__What the task requires__
Which lines make up the answer? Those from the line with "A natural regeneration block holds" through the end of the data; reproduce them exactly.

Dataset entries

= Beginning of Section =

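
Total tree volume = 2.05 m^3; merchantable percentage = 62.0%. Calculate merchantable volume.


Formula: MV = V_total * (merchantable_pct / 100)
Merchantable fraction = 62.0% / 100 = 0.62
MV = 2.05 m^3 * 0.62 = 1.271 m^3

1.271


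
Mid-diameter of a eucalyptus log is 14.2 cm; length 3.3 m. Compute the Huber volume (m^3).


Huber: V = Am * L,  Am = pi*(Dm/200)^2
Am = pi*(14.2/200)^2 = 0.015837 m^2
V = 0.015837*3.3 = 0.0523 m^3

0.0523


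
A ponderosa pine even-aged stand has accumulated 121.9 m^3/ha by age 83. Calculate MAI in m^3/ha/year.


Formula: MAI = Total Volume / Stand Age
MAI = 121.9 m^3/ha / 83 years
MAI = 1.47 m^3/ha/year

1.47


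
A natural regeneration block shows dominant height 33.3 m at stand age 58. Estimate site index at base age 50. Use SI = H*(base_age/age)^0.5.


Formula: SI = H_dom * (base_age / age)^0.5
Age ratio = 50 / 58 = 0.86207
sqrt(age_ratio) = 0.92848
SI = 33.3 * 0.92848 = 30.9 m

30.9


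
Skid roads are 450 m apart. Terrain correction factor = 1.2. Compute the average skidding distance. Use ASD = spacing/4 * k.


Formula: ASD = (spacing / 4) * correction
Uncorrected distance = spacing / 4 = 450 / 4 = 112.5 m
ASD = 112.5 * 1.2 = 135 m

135


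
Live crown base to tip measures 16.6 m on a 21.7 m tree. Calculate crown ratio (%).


Formula: Crown Ratio = (Crown Length / Total Height) * 100
CR = (16.6 m / 21.7 m) * 100
CR = 0.765 * 100 = 76.5%

76.5


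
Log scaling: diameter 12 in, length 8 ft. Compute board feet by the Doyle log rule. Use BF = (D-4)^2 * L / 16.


Doyle: BF = (D - 4)^2 * L / 16
Adjusted diameter = 12 - 4 = 8 in
(D-4)^2 = 8^2 = 64
BF = 64 * 8 / 16 = 32 BF

32


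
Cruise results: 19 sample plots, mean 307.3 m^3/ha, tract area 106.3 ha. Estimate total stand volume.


Formula: Total Volume = Mean Volume per ha * Total Area
Total Volume = 307.3 m^3/ha * 106.3 ha
Total Volume = 32666 m^3

32666


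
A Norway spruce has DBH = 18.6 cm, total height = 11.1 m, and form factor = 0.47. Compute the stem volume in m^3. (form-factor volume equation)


Formula: V = pi * (DBH/200)^2 * H * ff
Radius = DBH/200 = 18.6/200 = 0.093 m
Radius^2 = 0.093^2 = 0.008649 m^2
V = pi * 0.008649 * 11.1 * 0.47
V = 0.142 m^3

0.142


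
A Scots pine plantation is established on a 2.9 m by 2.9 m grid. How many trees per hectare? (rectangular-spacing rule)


Formula: TPH = 10000 m^2/ha / (spacing_x * spacing_y)
Area per tree = 2.9 m * 2.9 m = 8.41 m^2
TPH = 10000 / 8.41 = 1189 trees/ha

1189


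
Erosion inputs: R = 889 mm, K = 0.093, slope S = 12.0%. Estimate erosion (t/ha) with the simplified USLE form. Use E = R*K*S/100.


Formula: E = R * K * S / 100  (simplified USLE)
R * K = 889 * 0.093 = 82.677
E = 82.677 * 12.0 / 100 = 9.92 t/ha

9.92


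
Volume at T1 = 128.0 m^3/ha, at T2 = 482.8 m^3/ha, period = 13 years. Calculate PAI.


Formula: PAI = (V_T2 - V_T1) / (T2 - T1)
Volume increment = 482.8 - 128.0 = 354.8 m^3/ha
PAI = 354.8 / 13 = 27.29 m^3/ha/year

27.29


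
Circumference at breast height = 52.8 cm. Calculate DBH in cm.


Formula: DBH = C / pi
DBH = 52.8 / pi
pi = 3.14159...
DBH = 16.8 cm

16.8


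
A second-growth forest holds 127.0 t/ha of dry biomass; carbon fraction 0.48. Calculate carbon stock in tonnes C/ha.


Formula: Carbon Stock = Biomass * Carbon Fraction
C = 127.0 t/ha * 0.48
C = 61.0 t C/ha

61.0


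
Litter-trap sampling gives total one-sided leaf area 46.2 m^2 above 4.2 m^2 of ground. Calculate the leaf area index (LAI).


Formula: LAI = total leaf area / ground area  (dimensionless)
LAI = 46.2 m^2 / 4.2 m^2
LAI = 11.0

11.0


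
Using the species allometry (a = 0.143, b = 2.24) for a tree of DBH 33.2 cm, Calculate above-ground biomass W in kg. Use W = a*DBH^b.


Formula: W = a * DBH^b  (allometric power law)
DBH^b = 33.2^2.24 = 2554.7553
W = 0.143 * 2554.7553 = 365.3 kg

365.3


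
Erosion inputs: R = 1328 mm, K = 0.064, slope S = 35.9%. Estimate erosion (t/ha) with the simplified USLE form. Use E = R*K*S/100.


Formula: E = R * K * S / 100  (simplified USLE)
R * K = 1328 * 0.064 = 84.992
E = 84.992 * 35.9 / 100 = 30.51 t/ha

30.51


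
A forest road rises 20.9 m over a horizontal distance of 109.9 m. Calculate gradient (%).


Formula: Gradient = rise / run * 100
Gradient = 20.9 / 109.9 * 100 = 19.0%

19.0


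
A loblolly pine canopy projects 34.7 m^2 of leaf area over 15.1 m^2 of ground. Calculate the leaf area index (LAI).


Formula: LAI = total leaf area / ground area  (dimensionless)
LAI = 34.7 m^2 / 15.1 m^2
LAI = 2.3

2.3


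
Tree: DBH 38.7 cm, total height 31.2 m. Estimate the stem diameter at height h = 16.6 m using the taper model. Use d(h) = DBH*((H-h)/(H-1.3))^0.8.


Taper: d(h) = DBH * ((H - h) / (H - 1.3))^0.8
Numerator = H - h = 31.2 - 16.6 = 14.6 m
Denominator = H - 1.3 = 31.2 - 1.3 = 29.9 m
Ratio = 14.6 / 29.9 = 0.48829
d = 38.7 * 0.48829^0.8 = 21.8 cm

21.8


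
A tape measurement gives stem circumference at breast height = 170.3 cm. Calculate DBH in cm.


Formula: DBH = C / pi
DBH = 170.3 / pi
pi = 3.14159...
DBH = 54.2 cm

54.2


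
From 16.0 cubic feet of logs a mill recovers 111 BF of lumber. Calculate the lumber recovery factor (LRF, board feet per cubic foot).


Formula: LRF = Lumber Output (BF) / Log Input (ft^3)
LRF = 111 BF / 16.0 ft^3
LRF = 6.94 BF/ft^3

6.94


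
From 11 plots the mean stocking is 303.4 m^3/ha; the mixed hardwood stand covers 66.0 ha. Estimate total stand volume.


Formula: Total Volume = Mean Volume per ha * Total Area
Total Volume = 303.4 m^3/ha * 66.0 ha
Total Volume = 20024 m^3

20024


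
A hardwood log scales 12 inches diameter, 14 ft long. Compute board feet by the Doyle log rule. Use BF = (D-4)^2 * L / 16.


Doyle: BF = (D - 4)^2 * L / 16
Adjusted diameter = 12 - 4 = 8 in
(D-4)^2 = 8^2 = 64
BF = 64 * 14 / 16 = 56 BF

56


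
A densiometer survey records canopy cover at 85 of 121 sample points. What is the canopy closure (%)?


Formula: Canopy closure = covered points / total points * 100
Closure = 85 / 121 * 100
Closure = 0.7025 * 100 = 70.2%

70.2


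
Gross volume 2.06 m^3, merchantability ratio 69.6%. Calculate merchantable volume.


Formula: MV = V_total * (merchantable_pct / 100)
Merchantable fraction = 69.6% / 100 = 0.696
MV = 2.06 m^3 * 0.696 = 1.434 m^3

1.434


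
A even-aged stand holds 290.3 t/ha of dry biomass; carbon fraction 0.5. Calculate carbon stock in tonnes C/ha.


Formula: Carbon Stock = Biomass * Carbon Fraction
C = 290.3 t/ha * 0.5
C = 145.2 t C/ha

145.2


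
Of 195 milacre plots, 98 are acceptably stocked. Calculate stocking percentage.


Formula: Stocking % = stocked plots / total plots * 100
Stocking = 98 / 195 * 100
Stocking = 0.5026 * 100 = 50.3%

50.3


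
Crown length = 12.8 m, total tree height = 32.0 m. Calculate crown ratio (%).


Formula: Crown Ratio = (Crown Length / Total Height) * 100
CR = (12.8 m / 32.0 m) * 100
CR = 0.4 * 100 = 40.0%

40.0


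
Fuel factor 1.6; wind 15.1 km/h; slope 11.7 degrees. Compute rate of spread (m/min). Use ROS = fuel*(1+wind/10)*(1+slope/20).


Formula: ROS = fuel * (1 + wind/10) * (1 + slope/20)
Wind factor = 1 + 15.1/10 = 2.51
Slope factor = 1 + 11.7/20 = 1.585
ROS = 1.6 * 2.51 * 1.585 = 6.37 m/min

6.37


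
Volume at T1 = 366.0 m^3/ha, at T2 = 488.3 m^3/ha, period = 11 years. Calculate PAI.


Formula: PAI = (V_T2 - V_T1) / (T2 - T1)
Volume increment = 488.3 - 366.0 = 122.3 m^3/ha
PAI = 122.3 / 11 = 11.12 m^3/ha/year

11.12


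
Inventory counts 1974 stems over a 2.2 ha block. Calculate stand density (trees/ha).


Formula: Stand Density = N_trees / Area_ha
Density = 1974 trees / 2.2 ha
Density = 897 trees/ha

897


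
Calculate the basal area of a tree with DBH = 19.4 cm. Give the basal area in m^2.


Formula: BA = pi * (DBH/2)^2 / 10000  (cm^2 to m^2)
Radius = DBH/2 = 19.4/2 = 9.7 cm
BA = pi * 9.7^2 / 10000
   = 295.5925 cm^2 / 10000
   = 0.0296 m^2

0.0296


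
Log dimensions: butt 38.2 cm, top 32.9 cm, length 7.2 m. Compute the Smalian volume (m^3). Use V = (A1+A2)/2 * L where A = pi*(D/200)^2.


Smalian: V = (A1 + A2)/2 * L,  A = pi*(D/200)^2
A1 = pi*(38.2/200)^2 = 0.114608 m^2
A2 = pi*(32.9/200)^2 = 0.085012 m^2
V = (0.114608+0.085012)/2*7.2 = 0.7186 m^3

0.7186


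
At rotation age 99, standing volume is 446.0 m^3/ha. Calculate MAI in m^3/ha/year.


Formula: MAI = Total Volume / Stand Age
MAI = 446.0 m^3/ha / 99 years
MAI = 4.51 m^3/ha/year

4.51


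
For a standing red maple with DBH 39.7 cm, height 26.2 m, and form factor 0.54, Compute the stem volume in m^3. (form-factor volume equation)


Formula: V = pi * (DBH/200)^2 * H * ff
Radius = DBH/200 = 39.7/200 = 0.1985 m
Radius^2 = 0.1985^2 = 0.03940225 m^2
V = pi * 0.03940225 * 26.2 * 0.54
V = 1.751 m^3

1.751


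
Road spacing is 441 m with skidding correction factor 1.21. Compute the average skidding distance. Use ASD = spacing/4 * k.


Formula: ASD = (spacing / 4) * correction
Uncorrected distance = spacing / 4 = 441 / 4 = 110.25 m
ASD = 110.25 * 1.21 = 133 m

133


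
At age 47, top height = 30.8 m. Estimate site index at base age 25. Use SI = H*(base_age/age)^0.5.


Formula: SI = H_dom * (base_age / age)^0.5
Age ratio = 25 / 47 = 0.53191
sqrt(age_ratio) = 0.72932
SI = 30.8 * 0.72932 = 22.5 m

22.5


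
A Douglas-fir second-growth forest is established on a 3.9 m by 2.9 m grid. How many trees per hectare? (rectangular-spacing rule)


Formula: TPH = 10000 m^2/ha / (spacing_x * spacing_y)
Area per tree = 3.9 m * 2.9 m = 11.31 m^2
TPH = 10000 / 11.31 = 884 trees/ha

884


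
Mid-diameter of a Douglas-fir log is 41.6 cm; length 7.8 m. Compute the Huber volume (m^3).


Huber: V = Am * L,  Am = pi*(Dm/200)^2
Am = pi*(41.6/200)^2 = 0.135918 m^2
V = 0.135918*7.8 = 1.0602 m^3

1.0602


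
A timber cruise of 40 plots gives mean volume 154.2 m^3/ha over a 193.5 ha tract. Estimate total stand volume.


Formula: Total Volume = Mean Volume per ha * Total Area
Total Volume = 154.2 m^3/ha * 193.5 ha
Total Volume = 29838 m^3

29838


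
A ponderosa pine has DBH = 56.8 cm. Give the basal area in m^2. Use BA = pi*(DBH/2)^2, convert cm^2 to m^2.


Formula: BA = pi * (DBH/2)^2 / 10000  (cm^2 to m^2)
Radius = DBH/2 = 56.8/2 = 28.4 cm
BA = pi * 28.4^2 / 10000
   = 2533.883 cm^2 / 10000
   = 0.2534 m^2

0.2534


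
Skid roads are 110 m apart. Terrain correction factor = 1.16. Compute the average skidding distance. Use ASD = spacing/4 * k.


Formula: ASD = (spacing / 4) * correction
Uncorrected distance = spacing / 4 = 110 / 4 = 27.5 m
ASD = 27.5 * 1.16 = 32 m

32


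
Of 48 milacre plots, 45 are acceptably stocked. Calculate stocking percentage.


Formula: Stocking % = stocked plots / total plots * 100
Stocking = 45 / 48 * 100
Stocking = 0.9375 * 100 = 93.8%

93.8


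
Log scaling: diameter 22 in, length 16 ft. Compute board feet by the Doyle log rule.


Doyle: BF = (D - 4)^2 * L / 16
Adjusted diameter = 22 - 4 = 18 in
(D-4)^2 = 18^2 = 324
BF = 324 * 16 / 16 = 324 BF

324


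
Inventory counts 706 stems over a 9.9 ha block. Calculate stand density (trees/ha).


Formula: Stand Density = N_trees / Area_ha
Density = 706 trees / 9.9 ha
Density = 71 trees/ha

71


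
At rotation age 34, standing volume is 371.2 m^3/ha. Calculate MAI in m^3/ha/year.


Formula: MAI = Total Volume / Stand Age
MAI = 371.2 m^3/ha / 34 years
MAI = 10.92 m^3/ha/year

10.92


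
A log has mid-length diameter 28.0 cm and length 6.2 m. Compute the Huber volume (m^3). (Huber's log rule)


Huber: V = Am * L,  Am = pi*(Dm/200)^2
Am = pi*(28.0/200)^2 = 0.061575 m^2
V = 0.061575*6.2 = 0.3818 m^3

0.3818


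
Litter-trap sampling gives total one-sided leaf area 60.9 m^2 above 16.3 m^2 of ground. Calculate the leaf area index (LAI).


Formula: LAI = total leaf area / ground area  (dimensionless)
LAI = 60.9 m^2 / 16.3 m^2
LAI = 3.74

3.74


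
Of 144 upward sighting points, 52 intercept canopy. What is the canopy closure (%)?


Formula: Canopy closure = covered points / total points * 100
Closure = 52 / 144 * 100
Closure = 0.3611 * 100 = 36.1%

36.1


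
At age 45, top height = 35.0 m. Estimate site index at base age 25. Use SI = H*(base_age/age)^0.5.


Formula: SI = H_dom * (base_age / age)^0.5
Age ratio = 25 / 45 = 0.55556
sqrt(age_ratio) = 0.74536
SI = 35.0 * 0.74536 = 26.1 m

26.1


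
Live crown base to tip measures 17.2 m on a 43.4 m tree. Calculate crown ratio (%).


Formula: Crown Ratio = (Crown Length / Total Height) * 100
CR = (17.2 m / 43.4 m) * 100
CR = 0.3963 * 100 = 39.6%

39.6


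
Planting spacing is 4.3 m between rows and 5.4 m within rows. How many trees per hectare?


Formula: TPH = 10000 m^2/ha / (spacing_x * spacing_y)
Area per tree = 4.3 m * 5.4 m = 23.22 m^2
TPH = 10000 / 23.22 = 431 trees/ha

431


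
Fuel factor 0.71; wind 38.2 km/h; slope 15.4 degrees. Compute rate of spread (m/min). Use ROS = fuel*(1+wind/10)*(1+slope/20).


Formula: ROS = fuel * (1 + wind/10) * (1 + slope/20)
Wind factor = 1 + 38.2/10 = 4.82
Slope factor = 1 + 15.4/20 = 1.77
ROS = 0.71 * 4.82 * 1.77 = 6.06 m/min

6.06


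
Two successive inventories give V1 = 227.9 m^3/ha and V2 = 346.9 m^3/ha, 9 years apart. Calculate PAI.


Formula: PAI = (V_T2 - V_T1) / (T2 - T1)
Volume increment = 346.9 - 227.9 = 119.0 m^3/ha
PAI = 119.0 / 9 = 13.22 m^3/ha/year

13.22


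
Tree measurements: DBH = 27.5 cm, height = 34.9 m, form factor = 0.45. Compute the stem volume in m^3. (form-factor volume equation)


Formula: V = pi * (DBH/200)^2 * H * ff
Radius = DBH/200 = 27.5/200 = 0.1375 m
Radius^2 = 0.1375^2 = 0.01890625 m^2
V = pi * 0.01890625 * 34.9 * 0.45
V = 0.933 m^3

0.933


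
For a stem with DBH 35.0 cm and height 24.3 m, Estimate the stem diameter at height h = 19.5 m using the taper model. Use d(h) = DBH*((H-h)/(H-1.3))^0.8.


Taper: d(h) = DBH * ((H - h) / (H - 1.3))^0.8
Numerator = H - h = 24.3 - 19.5 = 4.8 m
Denominator = H - 1.3 = 24.3 - 1.3 = 23.0 m
Ratio = 4.8 / 23.0 = 0.2087
d = 35.0 * 0.2087^0.8 = 10.0 cm

10.0


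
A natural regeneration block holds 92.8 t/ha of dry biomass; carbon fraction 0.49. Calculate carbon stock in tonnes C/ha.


Formula: Carbon Stock = Biomass * Carbon Fraction
C = 92.8 t/ha * 0.49
C = 45.5 t C/ha

45.5


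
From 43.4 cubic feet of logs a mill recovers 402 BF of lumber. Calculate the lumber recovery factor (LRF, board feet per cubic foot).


Formula: LRF = Lumber Output (BF) / Log Input (ft^3)
LRF = 402 BF / 43.4 ft^3
LRF = 9.26 BF/ft^3

9.26


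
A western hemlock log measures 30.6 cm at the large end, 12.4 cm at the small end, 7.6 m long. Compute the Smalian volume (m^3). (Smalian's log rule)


Smalian: V = (A1 + A2)/2 * L,  A = pi*(D/200)^2
A1 = pi*(30.6/200)^2 = 0.073542 m^2
A2 = pi*(12.4/200)^2 = 0.012076 m^2
V = (0.073542+0.012076)/2*7.6 = 0.3253 m^3

0.3253


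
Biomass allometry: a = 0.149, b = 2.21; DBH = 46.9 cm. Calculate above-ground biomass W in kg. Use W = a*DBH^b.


Formula: W = a * DBH^b  (allometric power law)
DBH^b = 46.9^2.21 = 4935.0548
W = 0.149 * 4935.0548 = 735.3 kg

735.3


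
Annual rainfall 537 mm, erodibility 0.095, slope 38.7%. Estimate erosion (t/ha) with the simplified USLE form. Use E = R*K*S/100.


Formula: E = R * K * S / 100  (simplified USLE)
R * K = 537 * 0.095 = 51.015
E = 51.015 * 38.7 / 100 = 19.74 t/ha

19.74


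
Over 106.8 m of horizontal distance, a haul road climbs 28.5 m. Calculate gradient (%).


Formula: Gradient = rise / run * 100
Gradient = 28.5 / 106.8 * 100 = 26.7%

26.7


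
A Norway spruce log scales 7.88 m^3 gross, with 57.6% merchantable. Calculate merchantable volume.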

= End of Section =

__Finished task__
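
A natural regeneration block holds 92.8 t/ha of dry biomass; carbon fraction 0.49. Calculate carbon stock in tonnes C/ha.


Formula: Carbon Stock = Biomass * Carbon Fraction
C = 92.8 t/ha * 0.49
C = 45.5 t C/ha

45.5


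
From 43.4 cubic feet of logs a mill recovers 402 BF of lumber. Calculate the lumber recovery factor (LRF, board feet per cubic foot).


Formula: LRF = Lumber Output (BF) / Log Input (ft^3)
LRF = 402 BF / 43.4 ft^3
LRF = 9.26 BF/ft^3

9.26


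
A western hemlock log measures 30.6 cm at the large end, 12.4 cm at the small end, 7.6 m long. Compute the Smalian volume (m^3). (Smalian's log rule)


Smalian: V = (A1 + A2)/2 * L,  A = pi*(D/200)^2
A1 = pi*(30.6/200)^2 = 0.073542 m^2
A2 = pi*(12.4/200)^2 = 0.012076 m^2
V = (0.073542+0.012076)/2*7.6 = 0.3253 m^3

0.3253


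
Biomass allometry: a = 0.149, b = 2.21; DBH = 46.9 cm. Calculate above-ground biomass W in kg. Use W = a*DBH^b.


Formula: W = a * DBH^b  (allometric power law)
DBH^b = 46.9^2.21 = 4935.0548
W = 0.149 * 4935.0548 = 735.3 kg

735.3


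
Annual rainfall 537 mm, erodibility 0.095, slope 38.7%. Estimate erosion (t/ha) with the simplified USLE form. Use E = R*K*S/100.


Formula: E = R * K * S / 100  (simplified USLE)
R * K = 537 * 0.095 = 51.015
E = 51.015 * 38.7 / 100 = 19.74 t/ha

19.74


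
Over 106.8 m of horizontal distance, a haul road climbs 28.5 m. Calculate gradient (%).


Formula: Gradient = rise / run * 100
Gradient = 28.5 / 106.8 * 100 = 26.7%

26.7


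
A Norway spruce log scales 7.88 m^3 gross, with 57.6% merchantable. Calculate merchantable volume.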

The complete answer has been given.